**WHAT TO WORK ON**. Your output should be the line with "Suppose the plan" plus all following lines to the end of the records, exactly as written and nothing more.

Data entries:

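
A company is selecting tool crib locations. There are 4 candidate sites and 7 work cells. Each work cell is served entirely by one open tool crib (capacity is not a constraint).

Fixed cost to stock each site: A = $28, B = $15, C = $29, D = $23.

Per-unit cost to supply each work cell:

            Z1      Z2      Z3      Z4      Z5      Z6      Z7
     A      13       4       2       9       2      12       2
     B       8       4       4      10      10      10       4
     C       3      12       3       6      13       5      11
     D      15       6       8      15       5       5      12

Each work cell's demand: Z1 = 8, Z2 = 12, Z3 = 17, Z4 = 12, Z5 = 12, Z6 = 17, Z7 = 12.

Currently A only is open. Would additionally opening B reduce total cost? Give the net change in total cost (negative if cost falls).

Current service cost with {A}: 546.
Adding B: each work cell re-picks its cheapest; new service cost 472, saving 74.
Extra fixed cost: 15. Net change = 15 − 74 = -59.
(Totals: 574 → 515.)

Yes — net change −59 (cost falls by 59).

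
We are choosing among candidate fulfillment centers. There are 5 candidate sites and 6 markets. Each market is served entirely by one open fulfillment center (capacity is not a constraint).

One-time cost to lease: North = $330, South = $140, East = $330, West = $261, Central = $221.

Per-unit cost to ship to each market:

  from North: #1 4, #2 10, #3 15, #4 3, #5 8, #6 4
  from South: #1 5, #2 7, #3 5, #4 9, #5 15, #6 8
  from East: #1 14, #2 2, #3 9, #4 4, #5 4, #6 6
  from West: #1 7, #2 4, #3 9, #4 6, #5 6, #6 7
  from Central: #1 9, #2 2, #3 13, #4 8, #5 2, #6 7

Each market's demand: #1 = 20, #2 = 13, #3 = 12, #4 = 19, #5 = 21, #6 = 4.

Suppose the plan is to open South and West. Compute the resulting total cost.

Each market is assigned to its cheapest site among the open ones.
{South, West}: #1→South 5·20=100, #2→West 4·13=52, #3→South 5·12=60, #4→West 6·19=114, #5→West 6·21=126, #6→West 7·4=28. Service 480; fixed 401; total 881.

Total cost: 881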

**FINAL ANSWER**.
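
Suppose the plan is to open South and West. Compute the resulting total cost.

Each market is assigned to its cheapest site among the open ones.
{South, West}: #1→South 5·20=100, #2→West 4·13=52, #3→South 5·12=60, #4→West 6·19=114, #5→West 6·21=126, #6→West 7·4=28. Service 480; fixed 401; total 881.

Total cost: 881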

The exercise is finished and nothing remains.